### Task objective
Repeat word for word every line of the data below, from the first through the line containing "Answer: $16$", and stop there.

### Data
Start of Block

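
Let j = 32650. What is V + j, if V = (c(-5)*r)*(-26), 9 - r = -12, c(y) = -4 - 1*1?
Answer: 35380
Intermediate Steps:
c(y) = -5 (c(y) = -4 - 1 = -5)
r = 21 (r = 9 - 1*(-12) = 9 + 12 = 21)
V = 2730 (V = -5*21*(-26) = -105*(-26) = 2730)
V + j = 2730 + 32650 = 35380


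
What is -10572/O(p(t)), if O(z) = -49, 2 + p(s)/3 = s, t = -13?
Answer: 10572/49 ≈ 215.76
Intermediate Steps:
p(s) = -6 + 3*s
-10572/O(p(t)) = -10572/(-49) = -10572*(-1/49) = 10572/49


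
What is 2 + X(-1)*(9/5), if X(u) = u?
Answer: ⅕ ≈ 0.20000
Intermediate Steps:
2 + X(-1)*(9/5) = 2 - 9/5 = ⅕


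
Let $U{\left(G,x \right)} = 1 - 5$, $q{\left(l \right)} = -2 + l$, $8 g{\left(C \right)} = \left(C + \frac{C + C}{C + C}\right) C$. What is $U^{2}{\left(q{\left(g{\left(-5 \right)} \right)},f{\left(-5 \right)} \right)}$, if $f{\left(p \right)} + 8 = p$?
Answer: $16$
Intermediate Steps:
$f{\left(p \right)} = -8 + p$
$g{\left(C \right)} = \frac{C \left(1 + C\right)}{8}$ ($g{\left(C \right)} = \frac{\left(C + \frac{C + C}{C + C}\right) C}{8} = \frac{\left(C + \frac{2 C}{2 C}\right) C}{8} = \frac{\left(C + 2 C \frac{1}{2 C}\right) C}{8} = \frac{\left(C + 1\right) C}{8} = \frac{\left(1 + C\right) C}{8} = \frac{C \left(1 + C\right)}{8}$)
$U{\left(G,x \right)} = -4$ ($U{\left(G,x \right)} = 1 - 5 = -4$)
$U^{2}{\left(q{\left(g{\left(-5 \right)} \right)},f{\left(-5 \right)} \right)} = \left(-4\right)^{2} = 16$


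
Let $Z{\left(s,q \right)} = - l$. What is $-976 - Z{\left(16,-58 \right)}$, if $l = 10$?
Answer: $-966$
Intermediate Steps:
$Z{\left(s,q \right)} = -10$ ($Z{\left(s,q \right)} = \left(-1\right) 10 = -10$)
$-976 - Z{\left(16,-58 \right)} = -976 - -10 = -976 + 10 = -966$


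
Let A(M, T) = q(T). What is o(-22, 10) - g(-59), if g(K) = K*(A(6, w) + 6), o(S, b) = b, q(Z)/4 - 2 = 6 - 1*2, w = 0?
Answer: 1780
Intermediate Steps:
q(Z) = 24 (q(Z) = 8 + 4*(6 - 1*2) = 8 + 4*(6 - 2) = 8 + 4*4 = 8 + 16 = 24)
A(M, T) = 24
g(K) = 30*K (g(K) = K*(24 + 6) = K*30 = 30*K)
o(-22, 10) - g(-59) = 10 - 30*(-59) = 10 - 1*(-1770) = 10 + 1770 = 1780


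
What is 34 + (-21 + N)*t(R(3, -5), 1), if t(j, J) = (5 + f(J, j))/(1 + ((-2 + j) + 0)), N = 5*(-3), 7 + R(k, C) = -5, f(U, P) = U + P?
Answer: 226/13 ≈ 17.385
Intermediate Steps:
f(U, P) = P + U
R(k, C) = -12 (R(k, C) = -7 - 5 = -12)
N = -15
t(j, J) = (5 + J + j)/(-1 + j) (t(j, J) = (5 + (j + J))/(1 + ((-2 + j) + 0)) = (5 + (J + j))/(1 + (-2 + j)) = (5 + J + j)/(-1 + j))
34 + (-21 + N)*t(R(3, -5), 1) = 34 + (-21 - 15)*((5 + 1 - 12)/(-1 - 12)) = 34 - 36*(-6)/(-13) = 34 - (-36)*(-6)/13 = 34 - 36*6/13 = 34 - 216/13 = 226/13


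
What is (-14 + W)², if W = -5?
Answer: 361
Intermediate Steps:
(-14 + W)² = (-14 - 5)² = (-19)² = 361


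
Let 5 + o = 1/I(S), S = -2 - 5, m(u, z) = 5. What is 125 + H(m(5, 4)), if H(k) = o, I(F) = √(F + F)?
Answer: 120 - I*√14/14 ≈ 120.0 - 0.26726*I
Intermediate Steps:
S = -7
I(F) = √2*√F (I(F) = √(2*F) = √2*√F)
o = -5 - I*√14/14 (o = -5 + 1/(√2*√(-7)) = -5 + 1/(√2*(I*√7)) = -5 + 1/(I*√14) = -5 - I*√14/14 ≈ -5.0 - 0.26726*I)
H(k) = -5 - I*√14/14
125 + H(m(5, 4)) = 125 + (-5 - I*√14/14) = 120 - I*√14/14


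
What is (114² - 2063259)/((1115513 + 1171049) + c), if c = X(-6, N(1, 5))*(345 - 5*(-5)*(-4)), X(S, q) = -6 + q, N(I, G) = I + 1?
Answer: -2050263/2285582 ≈ -0.89704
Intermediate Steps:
N(I, G) = 1 + I
c = -980 (c = (-6 + (1 + 1))*(345 - 5*(-5)*(-4)) = (-6 + 2)*(345 + 25*(-4)) = -4*(345 - 100) = -4*245 = -980)
(114² - 2063259)/((1115513 + 1171049) + c) = (114² - 2063259)/((1115513 + 1171049) - 980) = (12996 - 2063259)/(2286562 - 980) = -2050263/2285582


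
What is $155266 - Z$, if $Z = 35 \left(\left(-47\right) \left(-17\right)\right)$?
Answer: $127301$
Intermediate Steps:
$Z = 27965$ ($Z = 35 \cdot 799 = 27965$)
$155266 - Z = 155266 - 27965 = 127301$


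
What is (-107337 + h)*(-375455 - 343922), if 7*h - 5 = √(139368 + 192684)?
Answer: 540506786458/7 - 1438754*√83013/7 ≈ 7.7156e+10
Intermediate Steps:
h = 5/7 + 2*√83013/7 (h = 5/7 + √(139368 + 192684)/7 = 5/7 + √332052/7 = 5/7 + (2*√83013)/7 = 5/7 + 2*√83013/7 ≈ 83.034)
(-107337 + h)*(-375455 - 343922) = (-107337 + (5/7 + 2*√83013/7))*(-375455 - 343922) = (-751354/7 + 2*√83013/7)*(-719377) = 540506786458/7 - 1438754*√83013/7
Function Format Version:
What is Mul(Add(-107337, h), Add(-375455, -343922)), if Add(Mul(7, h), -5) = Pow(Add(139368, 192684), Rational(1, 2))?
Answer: Add(Rational(540506786458, 7), Mul(Rational(-1438754, 7), Pow(83013, Rational(1, 2)))) ≈ 7.7156e+10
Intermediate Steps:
h = Add(Rational(5, 7), Mul(Rational(2, 7), Pow(83013, Rational(1, 2)))) (h = Add(Rational(5, 7), Mul(Rational(1, 7), Pow(Add(139368, 192684), Rational(1, 2)))) = Add(Rational(5, 7), Mul(Rational(1, 7), Pow(332052, Rational(1, 2)))) = Add(Rational(5, 7), Mul(Rational(1, 7), Mul(2, Pow(83013, Rational(1, 2))))) = Add(Rational(5, 7), Mul(Rational(2, 7), Pow(83013, Rational(1, 2)))) ≈ 83.034)
Mul(Add(-107337, h), Add(-375455, -343922)) = Mul(Add(-107337, Add(Rational(5, 7), Mul(Rational(2, 7), Pow(83013, Rational(1, 2))))), Add(-375455, -343922)) = Mul(Add(Rational(-751354, 7), Mul(Rational(2, 7), Pow(83013, Rational(1, 2)))), -719377) = Add(Rational(540506786458, 7), Mul(Rational(-1438754, 7), Pow(83013, Rational(1, 2))))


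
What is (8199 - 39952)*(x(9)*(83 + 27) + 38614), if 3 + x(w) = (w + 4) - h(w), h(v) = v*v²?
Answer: 1285234428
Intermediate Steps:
h(v) = v³
x(w) = 1 + w - w³ (x(w) = -3 + ((w + 4) - w³) = -3 + ((4 + w) - w³) = -3 + (4 + w - w³) = 1 + w - w³)
(8199 - 39952)*(x(9)*(83 + 27) + 38614) = (8199 - 39952)*((1 + 9 - 1*9³)*(83 + 27) + 38614) = -31753*((1 + 9 - 1*729)*110 + 38614) = -31753*((1 + 9 - 729)*110 + 38614) = -31753*(-719*110 + 38614) = -31753*(-79090 + 38614) = -31753*(-40476) = 1285234428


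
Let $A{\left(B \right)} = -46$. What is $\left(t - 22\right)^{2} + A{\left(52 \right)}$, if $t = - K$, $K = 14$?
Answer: $1250$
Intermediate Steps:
$t = -14$ ($t = \left(-1\right) 14 = -14$)
$\left(t - 22\right)^{2} + A{\left(52 \right)} = \left(-14 - 22\right)^{2} - 46 = \left(-36\right)^{2} - 46 = 1296 - 46 = 1250$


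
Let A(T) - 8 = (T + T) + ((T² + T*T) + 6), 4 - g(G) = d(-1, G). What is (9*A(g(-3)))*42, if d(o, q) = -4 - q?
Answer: 27972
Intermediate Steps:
g(G) = 8 + G (g(G) = 4 - (-4 - G) = 4 + (4 + G) = 8 + G)
A(T) = 14 + 2*T + 2*T² (A(T) = 8 + ((T + T) + ((T² + T*T) + 6)) = 8 + (2*T + ((T² + T²) + 6)) = 8 + (2*T + (2*T² + 6)) = 8 + (2*T + (6 + 2*T²)) = 8 + (6 + 2*T + 2*T²) = 14 + 2*T + 2*T²)
(9*A(g(-3)))*42 = (9*(14 + 2*(8 - 3) + 2*(8 - 3)²))*42 = (9*(14 + 2*5 + 2*5²))*42 = (9*(14 + 10 + 2*25))*42 = (9*(14 + 10 + 50))*42 = (9*74)*42 = 666*42 = 27972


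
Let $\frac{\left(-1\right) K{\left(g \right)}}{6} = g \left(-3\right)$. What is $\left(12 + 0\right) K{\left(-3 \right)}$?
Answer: $-648$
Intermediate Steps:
$K{\left(g \right)} = 18 g$ ($K{\left(g \right)} = - 6 g \left(-3\right) = - 6 \left(- 3 g\right) = 18 g$)
$\left(12 + 0\right) K{\left(-3 \right)} = \left(12 + 0\right) 18 \left(-3\right) = 12 \left(-54\right) = -648$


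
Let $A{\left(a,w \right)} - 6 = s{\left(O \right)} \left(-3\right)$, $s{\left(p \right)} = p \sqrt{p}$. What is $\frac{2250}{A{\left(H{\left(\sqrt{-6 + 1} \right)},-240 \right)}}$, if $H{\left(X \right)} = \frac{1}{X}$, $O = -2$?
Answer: $125 - 125 i \sqrt{2} \approx 125.0 - 176.78 i$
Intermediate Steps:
$s{\left(p \right)} = p^{\frac{3}{2}}$
$A{\left(a,w \right)} = 6 + 6 i \sqrt{2}$ ($A{\left(a,w \right)} = 6 + \left(-2\right)^{\frac{3}{2}} \left(-3\right) = 6 + - 2 i \sqrt{2} \left(-3\right) = 6 + 6 i \sqrt{2}$)
$\frac{2250}{A{\left(H{\left(\sqrt{-6 + 1} \right)},-240 \right)}} = \frac{2250}{6 + 6 i \sqrt{2}}$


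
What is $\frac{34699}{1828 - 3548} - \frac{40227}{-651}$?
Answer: $\frac{15533797}{373240} \approx 41.619$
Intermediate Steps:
$\frac{34699}{1828 - 3548} - \frac{40227}{-651} = \frac{34699}{-1720} - - \frac{13409}{217} = 34699 \left(- \frac{1}{1720}\right) + \frac{13409}{217} = - \frac{34699}{1720} + \frac{13409}{217} = \frac{15533797}{373240}$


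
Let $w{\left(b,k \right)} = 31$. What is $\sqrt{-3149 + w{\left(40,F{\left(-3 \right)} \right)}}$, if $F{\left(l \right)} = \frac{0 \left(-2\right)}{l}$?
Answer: $i \sqrt{3118} \approx 55.839 i$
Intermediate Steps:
$F{\left(l \right)} = 0$ ($F{\left(l \right)} = \frac{0}{l} = 0$)
$\sqrt{-3149 + w{\left(40,F{\left(-3 \right)} \right)}} = \sqrt{-3149 + 31} = \sqrt{-3118} = i \sqrt{3118}$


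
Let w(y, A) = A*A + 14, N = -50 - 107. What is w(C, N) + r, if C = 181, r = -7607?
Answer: 17056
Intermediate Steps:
N = -157
w(y, A) = 14 + A² (w(y, A) = A² + 14 = 14 + A²)
w(C, N) + r = (14 + (-157)²) - 7607 = (14 + 24649) - 7607 = 24663 - 7607 = 17056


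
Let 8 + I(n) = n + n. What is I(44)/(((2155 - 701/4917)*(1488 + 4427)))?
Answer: 39336/6267199211 ≈ 6.2765e-6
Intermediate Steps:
I(n) = -8 + 2*n (I(n) = -8 + (n + n) = -8 + 2*n)
I(44)/(((2155 - 701/4917)*(1488 + 4427))) = (-8 + 2*44)/(((2155 - 701/4917)*(1488 + 4427))) = (-8 + 88)/(((2155 - 701*1/4917)*5915)) = 80/(((2155 - 701/4917)*5915)) = 80/(((10595434/4917)*5915)) = 80/(62671992110/4917) = 80*(4917/62671992110) = 39336/6267199211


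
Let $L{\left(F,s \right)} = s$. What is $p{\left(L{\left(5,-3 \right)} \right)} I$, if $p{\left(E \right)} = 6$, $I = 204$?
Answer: $1224$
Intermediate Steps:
$p{\left(L{\left(5,-3 \right)} \right)} I = 6 \cdot 204 = 1224$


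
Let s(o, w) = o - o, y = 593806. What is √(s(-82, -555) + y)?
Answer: √593806 ≈ 770.59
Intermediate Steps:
s(o, w) = 0
√(s(-82, -555) + y) = √(0 + 593806) = √593806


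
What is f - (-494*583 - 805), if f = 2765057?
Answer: 3053864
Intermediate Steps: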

End of Block

### Solution to this problem
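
Let j = 32650. What is V + j, if V = (c(-5)*r)*(-26), 9 - r = -12, c(y) = -4 - 1*1?
Answer: 35380
Intermediate Steps:
c(y) = -5 (c(y) = -4 - 1 = -5)
r = 21 (r = 9 - 1*(-12) = 9 + 12 = 21)
V = 2730 (V = -5*21*(-26) = -105*(-26) = 2730)
V + j = 2730 + 32650 = 35380


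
What is -10572/O(p(t)), if O(z) = -49, 2 + p(s)/3 = s, t = -13?
Answer: 10572/49 ≈ 215.76
Intermediate Steps:
p(s) = -6 + 3*s
-10572/O(p(t)) = -10572/(-49) = -10572*(-1/49) = 10572/49


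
What is 2 + X(-1)*(9/5), if X(u) = u?
Answer: ⅕ ≈ 0.20000
Intermediate Steps:
2 + X(-1)*(9/5) = 2 - 9/5 = ⅕


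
Let $U{\left(G,x \right)} = 1 - 5$, $q{\left(l \right)} = -2 + l$, $8 g{\left(C \right)} = \left(C + \frac{C + C}{C + C}\right) C$. What is $U^{2}{\left(q{\left(g{\left(-5 \right)} \right)},f{\left(-5 \right)} \right)}$, if $f{\left(p \right)} + 8 = p$?
Answer: $16$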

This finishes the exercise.